● **Work to complete**
For this exercise, return the line containing "An isolation chain" and every line after it through the end of the records below, without alteration.

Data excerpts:
----

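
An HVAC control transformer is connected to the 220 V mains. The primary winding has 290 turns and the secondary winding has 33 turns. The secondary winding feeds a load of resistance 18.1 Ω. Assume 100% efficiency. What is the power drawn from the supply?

P ≈ 34.6 W

V_s = V_p × N_s/N_p = 220 × 33/290 = 25.034 V.
I_s = V_s/R = 25.034/18.1 = 1.3831 A.
I_p = I_s × N_s/N_p = 1.3831 × 33/290 = 0.15739 A.
P = V_p I_p = 220 × 0.15739 = 34.6 W.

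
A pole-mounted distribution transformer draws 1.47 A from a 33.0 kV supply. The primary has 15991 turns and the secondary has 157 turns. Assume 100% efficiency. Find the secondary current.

I_s/I_p = N_p/N_s, so I_s = 1.47 × 15991/157 = 150 A.

I_s ≈ 150 A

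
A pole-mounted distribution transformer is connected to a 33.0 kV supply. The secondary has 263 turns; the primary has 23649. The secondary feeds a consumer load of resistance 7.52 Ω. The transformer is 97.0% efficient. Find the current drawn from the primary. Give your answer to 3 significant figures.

V_s = 33000 × 263/23649 = 366.99 V.
I_s = V_s/R = 366.99/7.52 = 48.802 A.
P_out = V_s I_s = 366.99 × 48.802 = 17910 W.
P_in = P_out/η = 17910/0.970 = 18464 W.
I_p = P_in/V_p = 18464/33000 = 0.560 A.

I_p ≈ 0.560 A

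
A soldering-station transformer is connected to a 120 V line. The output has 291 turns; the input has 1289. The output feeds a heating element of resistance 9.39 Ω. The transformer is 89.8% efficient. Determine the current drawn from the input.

V_out = 120 × 291/1289 = 27.091 V.
I_out = V_out/R = 27.091/9.39 = 2.8851 A.
P_out = V_out I_out = 27.091 × 2.8851 = 78.159 W.
P_in = P_out/η = 78.159/0.898 = 87.036 W.
I_in = P_in/V_in = 87.036/120 = 0.725 A.

I_in ≈ 0.725 A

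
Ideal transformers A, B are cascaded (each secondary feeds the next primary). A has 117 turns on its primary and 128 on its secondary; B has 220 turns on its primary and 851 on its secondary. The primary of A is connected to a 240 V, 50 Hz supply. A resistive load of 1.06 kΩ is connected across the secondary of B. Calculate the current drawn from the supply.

Secondary of A: V = 240.00 × 128/117 = 262.56 V.
Secondary of B: V = 262.56 × 851/220 = 1015.6 V.
I_load = 1015.6/1060 = 0.95816 A, so P_out = 1015.6 × 0.95816 = 973.15 W.
All ideal ⇒ P_in = P_out, so I_supply = 973.15/240 = 4.05 A.

I_supply ≈ 4.05 A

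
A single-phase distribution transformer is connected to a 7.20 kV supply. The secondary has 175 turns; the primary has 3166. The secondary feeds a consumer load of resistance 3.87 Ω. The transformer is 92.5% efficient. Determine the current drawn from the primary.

I_p ≈ 6.15 A

V_s = 7200 × 175/3166 = 397.98 V.
I_s = V_s/R = 397.98/3.87 = 102.84 A.
P_out = V_s I_s = 397.98 × 102.84 = 40927 W.
P_in = P_out/η = 40927/0.925 = 44245 W.
I_p = P_in/V_p = 44245/7200 = 6.15 A.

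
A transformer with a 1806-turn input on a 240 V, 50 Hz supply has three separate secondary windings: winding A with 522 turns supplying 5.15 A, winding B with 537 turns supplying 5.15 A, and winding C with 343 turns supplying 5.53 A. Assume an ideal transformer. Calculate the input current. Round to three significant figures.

V_A = 240 × 522/1806 = 69.369 V; V_B = 240 × 537/1806 = 71.362 V; V_C = 240 × 343/1806 = 45.581 V.
P_out = V_A I_A + V_B I_B + V_C I_C = 69.369×5.15 + 71.362×5.15 + 45.581×5.53 = 357.25 + 367.51 + 252.07 = 976.83 W.
Ideal ⇒ P_in = P_out, so I_in = P_out/V_in = 976.83/240 = 4.07 A.

I_in ≈ 4.07 A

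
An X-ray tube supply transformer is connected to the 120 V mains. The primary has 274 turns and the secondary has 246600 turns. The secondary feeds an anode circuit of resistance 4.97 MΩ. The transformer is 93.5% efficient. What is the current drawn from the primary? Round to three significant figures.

I_p ≈ 20.9 A

V_s = 120 × 246600/274 = 108000 V.
I_s = V_s/R = 108000/(4.97×10^6) = 0.021730 A.
P_out = V_s I_s = 108000 × 0.021730 = 2346.9 W.
P_in = P_out/η = 2346.9/0.935 = 2510.0 W.
I_p = P_in/V_p = 2510.0/120 = 20.9 A.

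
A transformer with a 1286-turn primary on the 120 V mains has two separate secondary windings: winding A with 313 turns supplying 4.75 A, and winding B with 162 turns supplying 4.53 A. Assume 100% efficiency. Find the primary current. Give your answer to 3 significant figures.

V_A = 120 × 313/1286 = 29.207 V; V_B = 120 × 162/1286 = 15.117 V.
P_out = V_A I_A + V_B I_B = 29.207×4.75 + 15.117×4.53 = 138.73 + 68.478 = 207.21 W.
Ideal ⇒ P_in = P_out, so I_p = P_out/V_p = 207.21/120 = 1.73 A.

I_p ≈ 1.73 A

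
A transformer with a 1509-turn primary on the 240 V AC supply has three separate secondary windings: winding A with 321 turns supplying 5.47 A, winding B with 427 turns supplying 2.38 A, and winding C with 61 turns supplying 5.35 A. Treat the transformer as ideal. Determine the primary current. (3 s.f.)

V_A = 240 × 321/1509 = 51.054 V; V_B = 240 × 427/1509 = 67.913 V; V_C = 240 × 61/1509 = 9.7018 V.
P_out = V_A I_A + V_B I_B + V_C I_C = 51.054×5.47 + 67.913×2.38 + 9.7018×5.35 = 279.26 + 161.63 + 51.905 = 492.80 W.
Ideal ⇒ P_in = P_out, so I_p = P_out/V_p = 492.80/240 = 2.05 A.

I_p ≈ 2.05 A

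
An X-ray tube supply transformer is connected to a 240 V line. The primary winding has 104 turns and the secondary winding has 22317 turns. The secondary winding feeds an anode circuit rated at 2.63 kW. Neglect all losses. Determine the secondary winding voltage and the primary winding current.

V_s ≈ 51500 V, I_p ≈ 11.0 A

V_s = V_p × N_s/N_p = 240 × 22317/104 = 51501 V.
I_s = P/V_s = 2630/51501 = 0.051067 A.
I_p = I_s × N_s/N_p = 0.051067 × 22317/104 = 11.0 A.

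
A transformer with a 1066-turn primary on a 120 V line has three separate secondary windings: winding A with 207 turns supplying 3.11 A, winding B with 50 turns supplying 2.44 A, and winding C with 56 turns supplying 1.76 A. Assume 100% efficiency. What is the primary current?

I_p ≈ 0.811 A

V_A = 120 × 207/1066 = 23.302 V; V_B = 120 × 50/1066 = 5.6285 V; V_C = 120 × 56/1066 = 6.3039 V.
P_out = V_A I_A + V_B I_B + V_C I_C = 23.302×3.11 + 5.6285×2.44 + 6.3039×1.76 = 72.469 + 13.734 + 11.095 = 97.298 W.
Ideal ⇒ P_in = P_out, so I_p = P_out/V_p = 97.298/120 = 0.811 A.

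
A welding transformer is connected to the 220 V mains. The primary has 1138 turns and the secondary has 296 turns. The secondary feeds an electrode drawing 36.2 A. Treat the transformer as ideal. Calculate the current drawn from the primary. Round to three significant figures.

For an ideal transformer I_p N_p = I_s N_s, so I_p = 36.2 × 296/1138 = 9.42 A.

I_p ≈ 9.42 A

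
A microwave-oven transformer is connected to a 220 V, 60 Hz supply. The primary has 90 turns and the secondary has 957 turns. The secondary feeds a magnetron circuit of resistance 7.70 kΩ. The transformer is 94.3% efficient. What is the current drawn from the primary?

I_p ≈ 3.43 A

V_s = 220 × 957/90 = 2339.3 V.
I_s = V_s/R = 2339.3/7700 = 0.30381 A.
P_out = V_s I_s = 2339.3 × 0.30381 = 710.71 W.
P_in = P_out/η = 710.71/0.943 = 753.67 W.
I_p = P_in/V_p = 753.67/220 = 3.43 A.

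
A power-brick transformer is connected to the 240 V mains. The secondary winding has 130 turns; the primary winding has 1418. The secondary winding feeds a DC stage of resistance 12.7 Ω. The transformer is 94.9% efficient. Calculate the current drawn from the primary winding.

I_p ≈ 0.167 A

V_s = 240 × 130/1418 = 22.003 V.
I_s = V_s/R = 22.003/12.7 = 1.7325 A.
P_out = V_s I_s = 22.003 × 1.7325 = 38.120 W.
P_in = P_out/η = 38.120/0.949 = 40.169 W.
I_p = P_in/V_p = 40.169/240 = 0.167 A.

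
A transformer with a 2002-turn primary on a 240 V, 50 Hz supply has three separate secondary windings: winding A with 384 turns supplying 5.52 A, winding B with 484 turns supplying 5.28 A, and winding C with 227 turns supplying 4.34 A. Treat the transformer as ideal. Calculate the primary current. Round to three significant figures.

V_A = 240 × 384/2002 = 46.034 V; V_B = 240 × 484/2002 = 58.022 V; V_C = 240 × 227/2002 = 27.213 V.
P_out = V_A I_A + V_B I_B + V_C I_C = 46.034×5.52 + 58.022×5.28 + 27.213×4.34 = 254.11 + 306.36 + 118.10 = 678.57 W.
Ideal ⇒ P_in = P_out, so I_p = P_out/V_p = 678.57/240 = 2.83 A.

I_p ≈ 2.83 A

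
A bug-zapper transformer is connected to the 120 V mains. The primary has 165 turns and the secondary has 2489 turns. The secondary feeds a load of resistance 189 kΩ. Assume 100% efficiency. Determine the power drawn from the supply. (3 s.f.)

V_s = V_p × N_s/N_p = 120 × 2489/165 = 1810.2 V.
I_s = V_s/R = 1810.2/189000 = 0.0095777 A.
I_p = I_s × N_s/N_p = 0.0095777 × 2489/165 = 0.14448 A.
P = V_p I_p = 120 × 0.14448 = 17.3 W.

P ≈ 17.3 W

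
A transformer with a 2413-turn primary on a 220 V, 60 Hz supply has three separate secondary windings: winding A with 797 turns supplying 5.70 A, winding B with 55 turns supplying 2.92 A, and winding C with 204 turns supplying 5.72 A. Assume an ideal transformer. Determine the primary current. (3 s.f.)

V_A = 220 × 797/2413 = 72.665 V; V_B = 220 × 55/2413 = 5.0145 V; V_C = 220 × 204/2413 = 18.599 V.
P_out = V_A I_A + V_B I_B + V_C I_C = 72.665×5.70 + 5.0145×2.92 + 18.599×5.72 = 414.19 + 14.642 + 106.39 = 535.22 W.
Ideal ⇒ P_in = P_out, so I_p = P_out/V_p = 535.22/220 = 2.43 A.

I_p ≈ 2.43 A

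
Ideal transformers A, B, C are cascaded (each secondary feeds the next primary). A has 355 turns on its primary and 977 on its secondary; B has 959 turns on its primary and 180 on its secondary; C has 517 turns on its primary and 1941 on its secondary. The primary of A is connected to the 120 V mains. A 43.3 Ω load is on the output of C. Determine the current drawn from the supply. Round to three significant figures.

After A: V = 120.00 × 977/355 = 330.25 V.
After B: V = 330.25 × 180/959 = 61.987 V.
After C: V = 61.987 × 1941/517 = 232.72 V.
I_load = 232.72/43.3 = 5.3746 A, so P_out = 232.72 × 5.3746 = 1250.8 W.
All ideal ⇒ P_in = P_out, so I_supply = 1250.8/120 = 10.4 A.

I_supply ≈ 10.4 A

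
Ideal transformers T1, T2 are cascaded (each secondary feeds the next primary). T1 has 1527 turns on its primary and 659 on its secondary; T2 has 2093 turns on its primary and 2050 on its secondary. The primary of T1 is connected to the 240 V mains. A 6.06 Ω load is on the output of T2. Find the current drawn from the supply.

I_supply ≈ 7.08 A

After T1: V = 240.00 × 659/1527 = 103.58 V.
After T2: V = 103.58 × 2050/2093 = 101.45 V.
I_load = 101.45/6.06 = 16.741 A, so P_out = 101.45 × 16.741 = 1698.3 W.
All ideal ⇒ P_in = P_out, so I_supply = 1698.3/240 = 7.08 A.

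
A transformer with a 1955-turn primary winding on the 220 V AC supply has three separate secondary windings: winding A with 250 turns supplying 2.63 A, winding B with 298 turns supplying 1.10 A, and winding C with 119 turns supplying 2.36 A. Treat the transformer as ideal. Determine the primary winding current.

I_p ≈ 0.648 A

V_A = 220 × 250/1955 = 28.133 V; V_B = 220 × 298/1955 = 33.535 V; V_C = 220 × 119/1955 = 13.391 V.
P_out = V_A I_A + V_B I_B + V_C I_C = 28.133×2.63 + 33.535×1.10 + 13.391×2.36 = 73.990 + 36.888 + 31.603 = 142.48 W.
Ideal ⇒ P_in = P_out, so I_p = P_out/V_p = 142.48/220 = 0.648 A.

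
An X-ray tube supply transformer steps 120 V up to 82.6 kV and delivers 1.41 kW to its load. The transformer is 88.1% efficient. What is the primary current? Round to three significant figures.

P_in = P_out/η = 1410/0.881 = 1600.5 W.
I_p = P_in/V_p = 1600.5/120 = 13.3 A.

I_p ≈ 13.3 A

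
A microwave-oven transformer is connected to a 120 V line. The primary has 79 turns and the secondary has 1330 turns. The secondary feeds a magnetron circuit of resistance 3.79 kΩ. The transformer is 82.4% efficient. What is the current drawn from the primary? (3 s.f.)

I_p ≈ 10.9 A

V_s = 120 × 1330/79 = 2020.3 V.
I_s = V_s/R = 2020.3/3790 = 0.53305 A.
P_out = V_s I_s = 2020.3 × 0.53305 = 1076.9 W.
P_in = P_out/η = 1076.9/0.824 = 1306.9 W.
I_p = P_in/V_p = 1306.9/120 = 10.9 A.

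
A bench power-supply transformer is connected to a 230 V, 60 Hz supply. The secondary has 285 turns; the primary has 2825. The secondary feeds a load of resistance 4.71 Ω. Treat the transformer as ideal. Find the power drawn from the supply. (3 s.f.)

V_s = V_p × N_s/N_p = 230 × 285/2825 = 23.204 V.
I_s = V_s/R = 23.204/4.71 = 4.9264 A.
I_p = I_s × N_s/N_p = 4.9264 × 285/2825 = 0.49700 A.
P = V_p I_p = 230 × 0.49700 = 114 W.

P ≈ 114 W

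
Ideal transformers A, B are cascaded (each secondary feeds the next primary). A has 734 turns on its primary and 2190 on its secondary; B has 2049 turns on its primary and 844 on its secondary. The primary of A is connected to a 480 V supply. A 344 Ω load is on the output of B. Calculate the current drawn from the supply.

After A: V = 480.00 × 2190/734 = 1432.2 V.
After B: V = 1432.2 × 844/2049 = 589.92 V.
I_load = 589.92/344 = 1.7149 A, so P_out = 589.92 × 1.7149 = 1011.6 W.
All ideal ⇒ P_in = P_out, so I_supply = 1011.6/480 = 2.11 A.

I_supply ≈ 2.11 A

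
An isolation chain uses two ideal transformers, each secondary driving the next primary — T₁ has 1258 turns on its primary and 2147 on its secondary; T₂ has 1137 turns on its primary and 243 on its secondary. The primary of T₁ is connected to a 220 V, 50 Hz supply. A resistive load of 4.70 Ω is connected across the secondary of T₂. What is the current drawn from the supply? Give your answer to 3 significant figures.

I_supply ≈ 6.23 A

After T₁: V = 220.00 × 2147/1258 = 375.47 V.
After T₂: V = 375.47 × 243/1137 = 80.245 V.
I_load = 80.245/4.70 = 17.073 A, so P_out = 80.245 × 17.073 = 1370.1 W.
All ideal ⇒ P_in = P_out, so I_supply = 1370.1/220 = 6.23 A.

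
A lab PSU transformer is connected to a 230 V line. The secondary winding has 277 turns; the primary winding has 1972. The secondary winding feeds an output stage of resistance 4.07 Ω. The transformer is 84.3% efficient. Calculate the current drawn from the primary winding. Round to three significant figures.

I_p ≈ 1.32 A

V_s = 230 × 277/1972 = 32.307 V.
I_s = V_s/R = 32.307/4.07 = 7.9379 A.
P_out = V_s I_s = 32.307 × 7.9379 = 256.45 W.
P_in = P_out/η = 256.45/0.843 = 304.21 W.
I_p = P_in/V_p = 304.21/230 = 1.32 A.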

----

● **Result for this task**
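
An isolation chain uses two ideal transformers, each secondary driving the next primary — T₁ has 1258 turns on its primary and 2147 on its secondary; T₂ has 1137 turns on its primary and 243 on its secondary. The primary of T₁ is connected to a 220 V, 50 Hz supply. A resistive load of 4.70 Ω is connected across the secondary of T₂. What is the current drawn from the supply? Give your answer to 3 significant figures.

I_supply ≈ 6.23 A

After T₁: V = 220.00 × 2147/1258 = 375.47 V.
After T₂: V = 375.47 × 243/1137 = 80.245 V.
I_load = 80.245/4.70 = 17.073 A, so P_out = 80.245 × 17.073 = 1370.1 W.
All ideal ⇒ P_in = P_out, so I_supply = 1370.1/220 = 6.23 A.

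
A lab PSU transformer is connected to a 230 V line. The secondary winding has 277 turns; the primary winding has 1972. The secondary winding feeds an output stage of resistance 4.07 Ω. The transformer is 84.3% efficient. Calculate the current drawn from the primary winding. Round to three significant figures.

I_p ≈ 1.32 A

V_s = 230 × 277/1972 = 32.307 V.
I_s = V_s/R = 32.307/4.07 = 7.9379 A.
P_out = V_s I_s = 32.307 × 7.9379 = 256.45 W.
P_in = P_out/η = 256.45/0.843 = 304.21 W.
I_p = P_in/V_p = 304.21/230 = 1.32 A.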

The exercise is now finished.